┌─ Dataset records

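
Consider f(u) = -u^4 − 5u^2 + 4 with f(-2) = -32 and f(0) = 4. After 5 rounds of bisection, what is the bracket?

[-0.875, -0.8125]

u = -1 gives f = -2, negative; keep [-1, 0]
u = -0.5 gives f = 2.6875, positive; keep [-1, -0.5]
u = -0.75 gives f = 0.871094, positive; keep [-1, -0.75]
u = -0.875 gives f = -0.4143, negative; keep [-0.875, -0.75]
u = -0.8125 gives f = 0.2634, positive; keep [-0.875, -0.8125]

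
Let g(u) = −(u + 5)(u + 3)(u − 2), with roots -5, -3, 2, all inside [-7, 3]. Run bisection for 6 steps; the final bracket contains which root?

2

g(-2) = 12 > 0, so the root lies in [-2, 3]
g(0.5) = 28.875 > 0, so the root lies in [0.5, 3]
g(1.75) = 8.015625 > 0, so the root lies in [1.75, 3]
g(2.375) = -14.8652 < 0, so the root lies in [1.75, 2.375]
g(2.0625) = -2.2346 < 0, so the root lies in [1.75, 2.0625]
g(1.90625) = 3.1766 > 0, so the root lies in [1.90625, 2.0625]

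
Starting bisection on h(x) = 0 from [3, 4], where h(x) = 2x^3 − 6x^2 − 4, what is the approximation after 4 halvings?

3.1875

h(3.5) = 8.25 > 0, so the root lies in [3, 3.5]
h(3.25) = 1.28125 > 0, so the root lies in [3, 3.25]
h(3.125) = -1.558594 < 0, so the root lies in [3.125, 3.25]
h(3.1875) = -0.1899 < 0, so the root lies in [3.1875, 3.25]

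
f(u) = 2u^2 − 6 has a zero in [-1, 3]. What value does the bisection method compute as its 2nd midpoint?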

└─

Exactly as they appear above, print all the entries.

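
Consider f(u) = -u^4 − 5u^2 + 4 with f(-2) = -32 and f(0) = 4. After 5 rounds of bisection, what is the bracket?

[-0.875, -0.8125]

u = -1 gives f = -2, negative; keep [-1, 0]
u = -0.5 gives f = 2.6875, positive; keep [-1, -0.5]
u = -0.75 gives f = 0.871094, positive; keep [-1, -0.75]
u = -0.875 gives f = -0.4143, negative; keep [-0.875, -0.75]
u = -0.8125 gives f = 0.2634, positive; keep [-0.875, -0.8125]

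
Let g(u) = −(u + 5)(u + 3)(u − 2), with roots -5, -3, 2, all inside [-7, 3]. Run bisection for 6 steps; the final bracket contains which root?

2

g(-2) = 12 > 0, so the root lies in [-2, 3]
g(0.5) = 28.875 > 0, so the root lies in [0.5, 3]
g(1.75) = 8.015625 > 0, so the root lies in [1.75, 3]
g(2.375) = -14.8652 < 0, so the root lies in [1.75, 2.375]
g(2.0625) = -2.2346 < 0, so the root lies in [1.75, 2.0625]
g(1.90625) = 3.1766 > 0, so the root lies in [1.90625, 2.0625]

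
Starting bisection on h(x) = 0 from [3, 4], where h(x) = 2x^3 − 6x^2 − 4, what is the approximation after 4 halvings?

3.1875

h(3.5) = 8.25 > 0, so the root lies in [3, 3.5]
h(3.25) = 1.28125 > 0, so the root lies in [3, 3.25]
h(3.125) = -1.558594 < 0, so the root lies in [3.125, 3.25]
h(3.1875) = -0.1899 < 0, so the root lies in [3.1875, 3.25]

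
f(u) = 2u^2 − 6 has a zero in [-1, 3]. What value does the bisection method compute as its 2nd midpoint?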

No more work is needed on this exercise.